Required action
An exact transcription of all the data is the expected reply.

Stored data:
- Opening Delimiter -

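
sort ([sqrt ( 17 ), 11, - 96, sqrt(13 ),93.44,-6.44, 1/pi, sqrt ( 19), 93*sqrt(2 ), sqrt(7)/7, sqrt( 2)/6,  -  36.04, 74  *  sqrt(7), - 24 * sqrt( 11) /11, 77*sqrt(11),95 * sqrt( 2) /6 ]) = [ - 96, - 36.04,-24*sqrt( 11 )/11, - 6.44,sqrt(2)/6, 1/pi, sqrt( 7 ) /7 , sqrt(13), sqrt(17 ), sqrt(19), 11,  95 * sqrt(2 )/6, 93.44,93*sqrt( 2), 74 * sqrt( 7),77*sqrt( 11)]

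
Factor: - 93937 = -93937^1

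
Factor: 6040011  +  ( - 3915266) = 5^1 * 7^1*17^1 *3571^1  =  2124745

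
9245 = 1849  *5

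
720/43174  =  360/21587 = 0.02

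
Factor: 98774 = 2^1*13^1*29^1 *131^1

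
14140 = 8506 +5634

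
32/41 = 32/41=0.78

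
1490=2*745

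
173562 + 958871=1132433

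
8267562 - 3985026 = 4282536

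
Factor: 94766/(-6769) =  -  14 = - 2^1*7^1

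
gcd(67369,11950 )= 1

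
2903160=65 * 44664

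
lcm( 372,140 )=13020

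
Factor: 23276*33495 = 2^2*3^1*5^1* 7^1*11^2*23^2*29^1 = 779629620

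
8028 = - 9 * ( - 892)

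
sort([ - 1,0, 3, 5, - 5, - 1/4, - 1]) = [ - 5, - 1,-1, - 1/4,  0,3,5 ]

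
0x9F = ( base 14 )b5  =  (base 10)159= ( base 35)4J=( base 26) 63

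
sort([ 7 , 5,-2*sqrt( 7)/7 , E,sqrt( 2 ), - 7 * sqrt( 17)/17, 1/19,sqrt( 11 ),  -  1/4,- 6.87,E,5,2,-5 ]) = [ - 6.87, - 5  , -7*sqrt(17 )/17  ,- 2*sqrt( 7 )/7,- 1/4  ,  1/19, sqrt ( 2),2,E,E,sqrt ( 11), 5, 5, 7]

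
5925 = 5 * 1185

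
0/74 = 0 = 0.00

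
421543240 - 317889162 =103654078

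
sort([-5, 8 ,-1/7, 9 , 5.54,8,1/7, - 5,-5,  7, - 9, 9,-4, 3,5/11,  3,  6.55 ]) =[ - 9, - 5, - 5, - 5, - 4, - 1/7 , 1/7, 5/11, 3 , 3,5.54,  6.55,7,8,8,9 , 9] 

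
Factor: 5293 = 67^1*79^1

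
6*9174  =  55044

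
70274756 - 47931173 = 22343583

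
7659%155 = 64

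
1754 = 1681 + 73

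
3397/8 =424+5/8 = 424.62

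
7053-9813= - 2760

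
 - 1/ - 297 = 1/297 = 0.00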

- Closing Delimiter -

Exercise answer
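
sort ([sqrt ( 17 ), 11, - 96, sqrt(13 ),93.44,-6.44, 1/pi, sqrt ( 19), 93*sqrt(2 ), sqrt(7)/7, sqrt( 2)/6,  -  36.04, 74  *  sqrt(7), - 24 * sqrt( 11) /11, 77*sqrt(11),95 * sqrt( 2) /6 ]) = [ - 96, - 36.04,-24*sqrt( 11 )/11, - 6.44,sqrt(2)/6, 1/pi, sqrt( 7 ) /7 , sqrt(13), sqrt(17 ), sqrt(19), 11,  95 * sqrt(2 )/6, 93.44,93*sqrt( 2), 74 * sqrt( 7),77*sqrt( 11)]

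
Factor: - 93937 = -93937^1

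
Factor: 6040011  +  ( - 3915266) = 5^1 * 7^1*17^1 *3571^1  =  2124745

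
9245 = 1849  *5

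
720/43174  =  360/21587 = 0.02

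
Factor: 98774 = 2^1*13^1*29^1 *131^1

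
14140 = 8506 +5634

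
32/41 = 32/41=0.78

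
1490=2*745

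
173562 + 958871=1132433

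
8267562 - 3985026 = 4282536

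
Factor: 94766/(-6769) =  -  14 = - 2^1*7^1

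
gcd(67369,11950 )= 1

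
2903160=65 * 44664

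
lcm( 372,140 )=13020

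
Factor: 23276*33495 = 2^2*3^1*5^1* 7^1*11^2*23^2*29^1 = 779629620

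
8028 = - 9 * ( - 892)

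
sort([ - 1,0, 3, 5, - 5, - 1/4, - 1]) = [ - 5, - 1,-1, - 1/4,  0,3,5 ]

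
0x9F = ( base 14 )b5  =  (base 10)159= ( base 35)4J=( base 26) 63

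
sort([ 7 , 5,-2*sqrt( 7)/7 , E,sqrt( 2 ), - 7 * sqrt( 17)/17, 1/19,sqrt( 11 ),  -  1/4,- 6.87,E,5,2,-5 ]) = [ - 6.87, - 5  , -7*sqrt(17 )/17  ,- 2*sqrt( 7 )/7,- 1/4  ,  1/19, sqrt ( 2),2,E,E,sqrt ( 11), 5, 5, 7]

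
5925 = 5 * 1185

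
0/74 = 0 = 0.00

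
421543240 - 317889162 =103654078

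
sort([-5, 8 ,-1/7, 9 , 5.54,8,1/7, - 5,-5,  7, - 9, 9,-4, 3,5/11,  3,  6.55 ]) =[ - 9, - 5, - 5, - 5, - 4, - 1/7 , 1/7, 5/11, 3 , 3,5.54,  6.55,7,8,8,9 , 9] 

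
Factor: 5293 = 67^1*79^1

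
6*9174  =  55044

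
70274756 - 47931173 = 22343583

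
7659%155 = 64

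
1754 = 1681 + 73

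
3397/8 =424+5/8 = 424.62

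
7053-9813= - 2760

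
 - 1/ - 297 = 1/297 = 0.00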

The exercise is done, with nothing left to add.